>>>>>

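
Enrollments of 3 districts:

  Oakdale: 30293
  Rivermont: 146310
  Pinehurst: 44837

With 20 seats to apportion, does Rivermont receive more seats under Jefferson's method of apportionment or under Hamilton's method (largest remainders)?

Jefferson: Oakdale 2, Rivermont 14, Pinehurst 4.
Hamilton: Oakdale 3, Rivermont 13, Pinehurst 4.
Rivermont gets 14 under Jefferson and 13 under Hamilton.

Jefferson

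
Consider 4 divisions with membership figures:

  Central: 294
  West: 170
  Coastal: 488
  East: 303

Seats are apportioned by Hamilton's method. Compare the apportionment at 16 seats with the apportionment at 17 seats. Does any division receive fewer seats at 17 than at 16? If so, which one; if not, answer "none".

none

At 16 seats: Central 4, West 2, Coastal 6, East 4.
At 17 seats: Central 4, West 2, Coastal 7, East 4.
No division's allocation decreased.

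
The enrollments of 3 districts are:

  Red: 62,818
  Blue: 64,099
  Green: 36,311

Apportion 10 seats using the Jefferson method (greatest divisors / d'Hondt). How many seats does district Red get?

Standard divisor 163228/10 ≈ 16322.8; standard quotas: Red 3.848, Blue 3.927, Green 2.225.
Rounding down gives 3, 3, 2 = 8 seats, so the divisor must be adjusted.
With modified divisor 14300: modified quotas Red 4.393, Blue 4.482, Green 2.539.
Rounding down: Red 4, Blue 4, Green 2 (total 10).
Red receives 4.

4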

<<<<<
>>>>>

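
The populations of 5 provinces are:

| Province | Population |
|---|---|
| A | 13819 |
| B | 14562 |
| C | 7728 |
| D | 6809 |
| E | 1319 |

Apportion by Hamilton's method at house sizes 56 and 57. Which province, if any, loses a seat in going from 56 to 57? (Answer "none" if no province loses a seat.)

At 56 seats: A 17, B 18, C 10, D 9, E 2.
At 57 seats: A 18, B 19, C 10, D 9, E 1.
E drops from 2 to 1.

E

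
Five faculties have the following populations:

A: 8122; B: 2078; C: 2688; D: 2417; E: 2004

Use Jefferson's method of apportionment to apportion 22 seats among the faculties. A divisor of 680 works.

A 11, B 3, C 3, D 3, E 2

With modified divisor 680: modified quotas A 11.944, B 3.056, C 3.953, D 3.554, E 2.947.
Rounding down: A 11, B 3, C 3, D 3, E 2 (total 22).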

<<<<<

WHAT IS NEEDED =
What lines in the entries above include the string "populations"? Return each one.

WRITTEN REPLY =
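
The populations of 5 provinces are:
Five faculties have the following populations: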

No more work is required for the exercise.